_What you are asked to do_:
From the entries that follow, gather each line holding the word "controller".
---------------
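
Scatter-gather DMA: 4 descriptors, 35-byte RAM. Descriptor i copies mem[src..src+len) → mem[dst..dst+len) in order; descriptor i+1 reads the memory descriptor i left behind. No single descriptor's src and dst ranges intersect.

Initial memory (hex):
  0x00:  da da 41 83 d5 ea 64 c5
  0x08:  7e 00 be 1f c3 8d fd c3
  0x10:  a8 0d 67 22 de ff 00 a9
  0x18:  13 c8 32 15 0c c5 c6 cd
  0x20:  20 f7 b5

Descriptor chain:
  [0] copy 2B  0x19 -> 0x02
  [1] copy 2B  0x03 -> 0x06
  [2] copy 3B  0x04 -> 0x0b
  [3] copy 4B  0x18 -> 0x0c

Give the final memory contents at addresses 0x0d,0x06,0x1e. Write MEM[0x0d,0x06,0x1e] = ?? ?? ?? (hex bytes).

[0] 0x19->0x02 len=2 : c8 32
[1] 0x03->0x06 len=2 : 32 d5
[2] 0x04->0x0b len=3 : d5 ea 32
[3] 0x18->0x0c len=4 : 13 c8 32 15
query mem[0x0d]=0xc8, mem[0x06]=0x32, mem[0x1e]=0xc6

MEM[0x0d,0x06,0x1e] = c8 32 c6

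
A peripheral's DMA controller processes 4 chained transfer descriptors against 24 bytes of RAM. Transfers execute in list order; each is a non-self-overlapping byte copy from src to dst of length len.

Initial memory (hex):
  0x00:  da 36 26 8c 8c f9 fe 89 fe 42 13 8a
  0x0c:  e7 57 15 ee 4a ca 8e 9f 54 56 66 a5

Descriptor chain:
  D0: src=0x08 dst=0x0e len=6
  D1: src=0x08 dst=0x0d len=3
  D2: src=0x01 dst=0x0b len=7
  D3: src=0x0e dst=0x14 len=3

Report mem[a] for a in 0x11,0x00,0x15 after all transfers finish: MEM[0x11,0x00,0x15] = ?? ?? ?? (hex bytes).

MEM[0x11,0x00,0x15] = 89 da f9

D0: mem[0x0e..0x13] <- [fe 42 13 8a e7 57]
D1: mem[0x0d..0x0f] <- [fe 42 13]
D2: mem[0x0b..0x11] <- [36 26 8c 8c f9 fe 89]
D3: mem[0x14..0x16] <- [8c f9 fe]
query mem[0x11]=0x89, mem[0x00]=0xda, mem[0x15]=0xf9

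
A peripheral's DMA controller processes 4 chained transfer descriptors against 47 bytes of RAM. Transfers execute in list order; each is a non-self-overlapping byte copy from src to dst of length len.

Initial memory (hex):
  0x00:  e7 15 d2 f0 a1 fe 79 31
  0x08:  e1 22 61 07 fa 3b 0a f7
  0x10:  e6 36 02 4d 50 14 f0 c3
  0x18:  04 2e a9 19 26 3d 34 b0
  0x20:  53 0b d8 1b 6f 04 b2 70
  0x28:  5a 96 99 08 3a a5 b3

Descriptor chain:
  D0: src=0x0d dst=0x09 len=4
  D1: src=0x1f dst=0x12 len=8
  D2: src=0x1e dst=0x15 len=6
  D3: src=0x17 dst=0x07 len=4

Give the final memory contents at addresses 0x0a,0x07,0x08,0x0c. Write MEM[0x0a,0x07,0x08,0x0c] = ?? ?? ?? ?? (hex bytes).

MEM[0x0a,0x07,0x08,0x0c] = 1b 53 0b e6

#0 dst[0x09+4] := {0x3b,0x0a,0xf7,0xe6}
#1 dst[0x12+8] := {0xb0,0x53,0x0b,0xd8,0x1b,0x6f,0x04,0xb2}
#2 dst[0x15+6] := {0x34,0xb0,0x53,0x0b,0xd8,0x1b}
#3 dst[0x07+4] := {0x53,0x0b,0xd8,0x1b}
query mem[0x0a]=0x1b, mem[0x07]=0x53, mem[0x08]=0x0b, mem[0x0c]=0xe6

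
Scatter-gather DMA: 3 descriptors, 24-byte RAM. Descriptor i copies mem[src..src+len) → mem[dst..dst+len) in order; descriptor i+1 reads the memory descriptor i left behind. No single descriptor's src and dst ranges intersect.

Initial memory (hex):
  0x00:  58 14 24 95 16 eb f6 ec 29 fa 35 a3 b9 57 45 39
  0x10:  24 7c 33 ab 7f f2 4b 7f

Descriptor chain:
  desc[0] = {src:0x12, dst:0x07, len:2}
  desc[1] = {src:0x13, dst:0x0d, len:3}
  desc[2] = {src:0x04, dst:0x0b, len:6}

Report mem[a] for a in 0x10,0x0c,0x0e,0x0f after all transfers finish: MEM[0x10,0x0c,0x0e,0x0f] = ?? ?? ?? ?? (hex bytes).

MEM[0x10,0x0c,0x0e,0x0f] = fa eb 33 ab

D0: mem[0x07..0x08] <- [33 ab]
D1: mem[0x0d..0x0f] <- [ab 7f f2]
D2: mem[0x0b..0x10] <- [16 eb f6 33 ab fa]
query mem[0x10]=0xfa, mem[0x0c]=0xeb, mem[0x0e]=0x33, mem[0x0f]=0xab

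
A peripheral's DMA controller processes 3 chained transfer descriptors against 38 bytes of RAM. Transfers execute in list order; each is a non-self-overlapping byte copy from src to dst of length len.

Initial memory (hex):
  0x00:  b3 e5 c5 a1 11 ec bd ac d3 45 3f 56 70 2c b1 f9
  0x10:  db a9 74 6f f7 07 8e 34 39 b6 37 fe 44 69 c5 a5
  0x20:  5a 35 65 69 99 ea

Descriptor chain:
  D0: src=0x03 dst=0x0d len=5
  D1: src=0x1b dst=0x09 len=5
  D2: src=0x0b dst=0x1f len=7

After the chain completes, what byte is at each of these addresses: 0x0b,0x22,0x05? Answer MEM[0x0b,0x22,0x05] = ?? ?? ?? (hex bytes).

MEM[0x0b,0x22,0x05] = 69 11 ec

  after D0: wrote 5B at 0x0d = a111ecbdac
  after D1: wrote 5B at 0x09 = fe4469c5a5
  after D2: wrote 7B at 0x1f = 69c5a511ecbdac
query mem[0x0b]=0x69, mem[0x22]=0x11, mem[0x05]=0xec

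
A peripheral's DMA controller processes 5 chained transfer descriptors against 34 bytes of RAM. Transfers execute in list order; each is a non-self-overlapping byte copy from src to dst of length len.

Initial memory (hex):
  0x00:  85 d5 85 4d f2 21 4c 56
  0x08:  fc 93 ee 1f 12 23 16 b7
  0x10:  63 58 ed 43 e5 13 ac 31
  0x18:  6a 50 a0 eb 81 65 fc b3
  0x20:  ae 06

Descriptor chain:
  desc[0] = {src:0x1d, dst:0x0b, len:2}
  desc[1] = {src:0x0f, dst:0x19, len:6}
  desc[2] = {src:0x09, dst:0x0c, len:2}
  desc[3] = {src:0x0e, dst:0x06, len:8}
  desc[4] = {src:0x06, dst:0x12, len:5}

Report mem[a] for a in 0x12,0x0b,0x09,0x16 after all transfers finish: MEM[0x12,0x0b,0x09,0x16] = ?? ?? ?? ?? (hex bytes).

MEM[0x12,0x0b,0x09,0x16] = 16 43 58 ed

[0] 0x1d->0x0b len=2 : 65 fc
[1] 0x0f->0x19 len=6 : b7 63 58 ed 43 e5
[2] 0x09->0x0c len=2 : 93 ee
[3] 0x0e->0x06 len=8 : 16 b7 63 58 ed 43 e5 13
[4] 0x06->0x12 len=5 : 16 b7 63 58 ed
query mem[0x12]=0x16, mem[0x0b]=0x43, mem[0x09]=0x58, mem[0x16]=0xed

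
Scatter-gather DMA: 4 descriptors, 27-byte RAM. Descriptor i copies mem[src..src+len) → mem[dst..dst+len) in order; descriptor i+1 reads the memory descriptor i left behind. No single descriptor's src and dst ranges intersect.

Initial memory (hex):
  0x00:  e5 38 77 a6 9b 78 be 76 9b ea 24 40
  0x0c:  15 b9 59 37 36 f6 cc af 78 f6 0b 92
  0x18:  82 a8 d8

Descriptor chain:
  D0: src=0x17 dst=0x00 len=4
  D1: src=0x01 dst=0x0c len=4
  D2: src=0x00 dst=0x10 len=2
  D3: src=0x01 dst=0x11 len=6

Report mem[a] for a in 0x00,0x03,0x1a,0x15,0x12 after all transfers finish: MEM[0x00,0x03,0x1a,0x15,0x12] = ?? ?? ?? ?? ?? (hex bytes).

MEM[0x00,0x03,0x1a,0x15,0x12] = 92 d8 d8 78 a8

D0: mem[0x00..0x03] <- [92 82 a8 d8]
D1: mem[0x0c..0x0f] <- [82 a8 d8 9b]
D2: mem[0x10..0x11] <- [92 82]
D3: mem[0x11..0x16] <- [82 a8 d8 9b 78 be]
query mem[0x00]=0x92, mem[0x03]=0xd8, mem[0x1a]=0xd8, mem[0x15]=0x78, mem[0x12]=0xa8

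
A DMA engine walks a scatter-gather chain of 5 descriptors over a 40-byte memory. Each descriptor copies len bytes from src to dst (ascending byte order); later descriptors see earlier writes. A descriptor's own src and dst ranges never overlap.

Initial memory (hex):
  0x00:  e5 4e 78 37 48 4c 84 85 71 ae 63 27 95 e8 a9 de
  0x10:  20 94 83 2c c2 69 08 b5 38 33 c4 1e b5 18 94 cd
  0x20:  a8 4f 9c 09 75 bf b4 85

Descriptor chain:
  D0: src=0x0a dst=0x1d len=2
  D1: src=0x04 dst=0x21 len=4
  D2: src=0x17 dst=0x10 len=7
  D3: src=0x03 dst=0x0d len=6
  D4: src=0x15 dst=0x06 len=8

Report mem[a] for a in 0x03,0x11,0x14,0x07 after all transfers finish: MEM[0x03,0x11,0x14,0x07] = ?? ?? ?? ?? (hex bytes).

MEM[0x03,0x11,0x14,0x07] = 37 85 1e 63

  after D0: wrote 2B at 0x1d = 6327
  after D1: wrote 4B at 0x21 = 484c8485
  after D2: wrote 7B at 0x10 = b53833c41eb563
  after D3: wrote 6B at 0x0d = 37484c848571
  after D4: wrote 8B at 0x06 = b563b53833c41eb5
query mem[0x03]=0x37, mem[0x11]=0x85, mem[0x14]=0x1e, mem[0x07]=0x63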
---------------
_Output_:
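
A peripheral's DMA controller processes 4 chained transfer descriptors against 24 bytes of RAM. Transfers execute in list order; each is a non-self-overlapping byte copy from src to dst of length len.
A peripheral's DMA controller processes 4 chained transfer descriptors against 47 bytes of RAM. Transfers execute in list order; each is a non-self-overlapping byte copy from src to dst of length len.
A peripheral's DMA controller processes 3 chained transfer descriptors against 38 bytes of RAM. Transfers execute in list order; each is a non-self-overlapping byte copy from src to dst of length len.
A peripheral's DMA controller processes 5 chained transfer descriptors against 34 bytes of RAM. Transfers execute in list order; each is a non-self-overlapping byte copy from src to dst of length len.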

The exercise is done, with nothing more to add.